■ **Exercise brief**:
Which lines of the entries contain the string "operations"? Please find them and copy them.

■ **Data shown**:
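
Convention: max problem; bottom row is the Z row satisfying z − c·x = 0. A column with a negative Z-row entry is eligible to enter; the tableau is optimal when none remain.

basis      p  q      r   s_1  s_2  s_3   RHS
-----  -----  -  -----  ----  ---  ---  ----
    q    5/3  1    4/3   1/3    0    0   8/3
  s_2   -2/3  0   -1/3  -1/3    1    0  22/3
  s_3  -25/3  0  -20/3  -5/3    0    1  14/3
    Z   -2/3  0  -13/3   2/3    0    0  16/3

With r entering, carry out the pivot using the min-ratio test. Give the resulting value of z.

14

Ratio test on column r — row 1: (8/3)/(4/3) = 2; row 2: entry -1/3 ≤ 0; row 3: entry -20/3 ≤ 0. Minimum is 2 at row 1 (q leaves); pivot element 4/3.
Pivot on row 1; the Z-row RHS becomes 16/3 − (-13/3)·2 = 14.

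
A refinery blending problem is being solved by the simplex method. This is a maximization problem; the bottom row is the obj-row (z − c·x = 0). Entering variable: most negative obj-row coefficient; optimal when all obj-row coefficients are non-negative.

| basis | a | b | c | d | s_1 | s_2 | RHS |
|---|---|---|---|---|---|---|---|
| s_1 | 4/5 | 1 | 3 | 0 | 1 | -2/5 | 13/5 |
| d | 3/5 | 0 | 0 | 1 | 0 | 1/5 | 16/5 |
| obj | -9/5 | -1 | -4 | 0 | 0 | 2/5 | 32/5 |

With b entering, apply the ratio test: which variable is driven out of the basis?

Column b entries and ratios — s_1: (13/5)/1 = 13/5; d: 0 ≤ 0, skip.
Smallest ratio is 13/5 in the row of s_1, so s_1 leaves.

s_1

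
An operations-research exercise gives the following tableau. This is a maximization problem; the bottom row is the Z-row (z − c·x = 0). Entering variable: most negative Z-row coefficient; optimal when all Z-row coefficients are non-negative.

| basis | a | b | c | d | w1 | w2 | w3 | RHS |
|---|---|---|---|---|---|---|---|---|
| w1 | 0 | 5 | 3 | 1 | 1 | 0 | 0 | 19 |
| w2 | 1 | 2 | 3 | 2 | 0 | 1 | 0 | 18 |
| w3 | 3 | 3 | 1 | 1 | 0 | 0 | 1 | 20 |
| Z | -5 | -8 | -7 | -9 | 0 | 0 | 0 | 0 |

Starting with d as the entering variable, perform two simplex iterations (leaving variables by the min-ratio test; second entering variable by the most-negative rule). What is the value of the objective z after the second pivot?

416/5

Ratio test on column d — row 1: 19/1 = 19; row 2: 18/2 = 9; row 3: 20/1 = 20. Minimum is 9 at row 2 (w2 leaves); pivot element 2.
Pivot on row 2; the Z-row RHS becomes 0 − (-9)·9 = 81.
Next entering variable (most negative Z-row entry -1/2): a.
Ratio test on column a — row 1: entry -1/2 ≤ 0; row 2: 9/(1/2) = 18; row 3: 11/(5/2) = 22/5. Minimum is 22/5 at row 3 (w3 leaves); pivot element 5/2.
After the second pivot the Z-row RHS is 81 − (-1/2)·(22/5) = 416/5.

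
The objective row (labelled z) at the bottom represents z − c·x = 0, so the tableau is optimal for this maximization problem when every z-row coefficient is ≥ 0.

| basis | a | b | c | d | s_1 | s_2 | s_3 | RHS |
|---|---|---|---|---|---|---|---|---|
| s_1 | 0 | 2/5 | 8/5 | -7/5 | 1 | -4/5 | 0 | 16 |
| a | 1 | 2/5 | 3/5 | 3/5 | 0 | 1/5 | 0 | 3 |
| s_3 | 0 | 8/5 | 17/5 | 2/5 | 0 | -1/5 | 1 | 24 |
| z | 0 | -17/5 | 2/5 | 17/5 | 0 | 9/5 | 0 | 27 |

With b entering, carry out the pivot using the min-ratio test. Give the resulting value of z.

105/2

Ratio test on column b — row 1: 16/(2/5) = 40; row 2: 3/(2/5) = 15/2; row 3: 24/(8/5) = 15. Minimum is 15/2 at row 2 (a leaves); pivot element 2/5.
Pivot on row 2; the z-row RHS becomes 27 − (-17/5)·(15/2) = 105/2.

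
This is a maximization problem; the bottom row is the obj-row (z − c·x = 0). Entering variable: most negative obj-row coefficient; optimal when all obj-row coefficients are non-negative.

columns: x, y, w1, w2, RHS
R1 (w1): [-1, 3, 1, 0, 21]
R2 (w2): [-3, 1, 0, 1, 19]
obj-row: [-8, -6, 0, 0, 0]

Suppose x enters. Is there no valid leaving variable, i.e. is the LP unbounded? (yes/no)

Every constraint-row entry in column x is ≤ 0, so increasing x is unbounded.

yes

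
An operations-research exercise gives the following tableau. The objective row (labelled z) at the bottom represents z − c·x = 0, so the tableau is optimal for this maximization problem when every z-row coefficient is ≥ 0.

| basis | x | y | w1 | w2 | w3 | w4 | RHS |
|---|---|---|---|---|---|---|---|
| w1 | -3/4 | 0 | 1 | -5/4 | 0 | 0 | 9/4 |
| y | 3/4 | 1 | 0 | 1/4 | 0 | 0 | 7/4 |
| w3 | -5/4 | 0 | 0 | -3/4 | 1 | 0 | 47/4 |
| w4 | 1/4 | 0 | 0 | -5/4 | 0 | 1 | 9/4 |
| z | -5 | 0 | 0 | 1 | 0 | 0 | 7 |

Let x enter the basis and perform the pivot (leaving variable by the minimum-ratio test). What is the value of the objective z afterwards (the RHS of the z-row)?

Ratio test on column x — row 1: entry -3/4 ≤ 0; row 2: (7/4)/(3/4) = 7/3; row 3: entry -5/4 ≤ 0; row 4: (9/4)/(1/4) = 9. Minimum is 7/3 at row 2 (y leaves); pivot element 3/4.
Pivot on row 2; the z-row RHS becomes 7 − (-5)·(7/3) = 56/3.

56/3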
--
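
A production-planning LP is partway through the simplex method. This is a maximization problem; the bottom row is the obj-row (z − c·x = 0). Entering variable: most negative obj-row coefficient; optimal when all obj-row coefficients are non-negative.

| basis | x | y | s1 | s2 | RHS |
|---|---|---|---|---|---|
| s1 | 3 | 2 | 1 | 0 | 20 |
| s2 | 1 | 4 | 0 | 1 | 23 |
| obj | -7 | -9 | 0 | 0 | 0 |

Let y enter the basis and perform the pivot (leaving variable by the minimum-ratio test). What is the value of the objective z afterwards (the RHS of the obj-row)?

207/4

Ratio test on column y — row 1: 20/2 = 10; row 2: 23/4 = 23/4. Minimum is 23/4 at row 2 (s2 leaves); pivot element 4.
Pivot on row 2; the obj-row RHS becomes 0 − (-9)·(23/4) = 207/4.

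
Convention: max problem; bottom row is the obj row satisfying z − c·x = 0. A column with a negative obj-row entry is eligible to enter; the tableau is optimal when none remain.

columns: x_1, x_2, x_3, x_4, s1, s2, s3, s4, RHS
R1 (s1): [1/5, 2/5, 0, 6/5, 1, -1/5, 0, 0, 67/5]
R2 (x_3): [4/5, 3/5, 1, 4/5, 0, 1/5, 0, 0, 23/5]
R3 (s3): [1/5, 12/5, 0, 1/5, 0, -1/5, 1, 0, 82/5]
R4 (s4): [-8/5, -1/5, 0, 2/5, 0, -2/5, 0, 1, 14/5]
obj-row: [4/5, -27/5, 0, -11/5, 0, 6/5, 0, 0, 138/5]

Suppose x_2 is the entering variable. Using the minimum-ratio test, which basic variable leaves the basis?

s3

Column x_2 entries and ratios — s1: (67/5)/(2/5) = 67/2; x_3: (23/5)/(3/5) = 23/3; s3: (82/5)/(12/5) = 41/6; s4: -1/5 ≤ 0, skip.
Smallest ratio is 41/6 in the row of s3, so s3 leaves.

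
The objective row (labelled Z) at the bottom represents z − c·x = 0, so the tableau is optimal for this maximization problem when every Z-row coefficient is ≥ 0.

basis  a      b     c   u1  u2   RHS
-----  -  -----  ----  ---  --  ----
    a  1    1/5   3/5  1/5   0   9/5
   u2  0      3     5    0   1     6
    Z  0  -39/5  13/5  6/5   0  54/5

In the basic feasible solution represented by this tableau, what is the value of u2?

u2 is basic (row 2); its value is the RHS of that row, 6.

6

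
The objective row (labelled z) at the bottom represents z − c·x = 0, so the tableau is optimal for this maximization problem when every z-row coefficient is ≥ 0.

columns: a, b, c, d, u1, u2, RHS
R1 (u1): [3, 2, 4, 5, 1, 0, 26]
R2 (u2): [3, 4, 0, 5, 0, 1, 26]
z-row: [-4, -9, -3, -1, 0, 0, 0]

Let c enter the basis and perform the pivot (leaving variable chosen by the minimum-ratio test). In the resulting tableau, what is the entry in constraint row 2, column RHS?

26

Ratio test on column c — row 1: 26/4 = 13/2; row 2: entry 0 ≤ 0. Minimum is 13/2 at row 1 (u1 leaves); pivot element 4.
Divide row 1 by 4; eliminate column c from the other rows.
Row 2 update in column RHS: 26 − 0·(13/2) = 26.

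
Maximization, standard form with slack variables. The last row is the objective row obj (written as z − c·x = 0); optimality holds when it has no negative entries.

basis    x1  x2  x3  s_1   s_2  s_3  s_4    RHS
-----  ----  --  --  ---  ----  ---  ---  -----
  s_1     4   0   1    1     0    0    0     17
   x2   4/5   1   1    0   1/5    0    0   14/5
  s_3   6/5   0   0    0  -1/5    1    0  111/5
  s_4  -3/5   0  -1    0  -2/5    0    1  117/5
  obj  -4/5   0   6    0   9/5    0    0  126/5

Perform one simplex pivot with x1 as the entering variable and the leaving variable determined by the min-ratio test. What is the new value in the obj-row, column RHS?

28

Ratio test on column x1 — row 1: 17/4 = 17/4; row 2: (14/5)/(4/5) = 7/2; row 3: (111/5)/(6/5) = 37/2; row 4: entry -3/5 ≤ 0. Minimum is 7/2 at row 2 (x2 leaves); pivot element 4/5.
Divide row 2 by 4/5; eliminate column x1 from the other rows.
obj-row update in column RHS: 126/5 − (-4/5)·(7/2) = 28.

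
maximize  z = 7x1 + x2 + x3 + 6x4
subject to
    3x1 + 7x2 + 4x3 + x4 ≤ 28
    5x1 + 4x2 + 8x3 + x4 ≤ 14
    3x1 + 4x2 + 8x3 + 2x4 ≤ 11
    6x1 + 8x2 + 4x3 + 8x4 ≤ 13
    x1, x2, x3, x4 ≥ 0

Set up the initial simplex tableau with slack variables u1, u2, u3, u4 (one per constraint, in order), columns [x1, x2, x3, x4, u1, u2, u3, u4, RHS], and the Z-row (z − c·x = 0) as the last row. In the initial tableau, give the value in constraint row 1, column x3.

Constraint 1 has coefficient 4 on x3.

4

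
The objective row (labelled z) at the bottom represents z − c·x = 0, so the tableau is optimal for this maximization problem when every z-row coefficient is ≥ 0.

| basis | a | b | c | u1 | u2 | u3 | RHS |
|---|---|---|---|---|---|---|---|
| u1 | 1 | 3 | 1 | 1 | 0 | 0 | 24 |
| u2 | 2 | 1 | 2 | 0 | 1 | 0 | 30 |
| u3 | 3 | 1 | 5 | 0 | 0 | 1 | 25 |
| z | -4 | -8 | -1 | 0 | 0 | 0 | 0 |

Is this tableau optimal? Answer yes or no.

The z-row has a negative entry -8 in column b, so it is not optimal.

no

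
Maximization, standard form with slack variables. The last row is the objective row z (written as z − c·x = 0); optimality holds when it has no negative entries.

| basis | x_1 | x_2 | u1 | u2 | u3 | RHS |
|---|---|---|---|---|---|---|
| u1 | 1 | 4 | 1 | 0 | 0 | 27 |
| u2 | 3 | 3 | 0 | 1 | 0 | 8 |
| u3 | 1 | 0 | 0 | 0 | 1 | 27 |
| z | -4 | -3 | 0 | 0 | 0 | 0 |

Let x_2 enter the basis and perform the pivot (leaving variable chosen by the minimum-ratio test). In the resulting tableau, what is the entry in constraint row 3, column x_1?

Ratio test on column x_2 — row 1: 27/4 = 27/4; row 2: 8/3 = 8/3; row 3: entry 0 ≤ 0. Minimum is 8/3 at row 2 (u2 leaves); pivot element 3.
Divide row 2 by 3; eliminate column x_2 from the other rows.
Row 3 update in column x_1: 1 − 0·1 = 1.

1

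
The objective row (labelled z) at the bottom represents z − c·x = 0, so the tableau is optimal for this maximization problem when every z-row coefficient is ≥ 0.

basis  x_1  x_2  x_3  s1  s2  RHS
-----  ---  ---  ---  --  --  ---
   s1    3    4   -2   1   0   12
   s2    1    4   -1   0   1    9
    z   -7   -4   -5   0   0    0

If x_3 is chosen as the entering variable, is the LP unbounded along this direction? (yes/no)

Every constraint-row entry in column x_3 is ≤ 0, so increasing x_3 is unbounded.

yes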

■ **Answer below**:
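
An operations-research exercise gives the following tableau. This is a maximization problem; the bottom row is the Z-row (z − c·x = 0). Entering variable: most negative Z-row coefficient; optimal when all Z-row coefficients are non-negative.
An operations-research exercise gives the following tableau. The objective row (labelled z) at the bottom represents z − c·x = 0, so the tableau is optimal for this maximization problem when every z-row coefficient is ≥ 0.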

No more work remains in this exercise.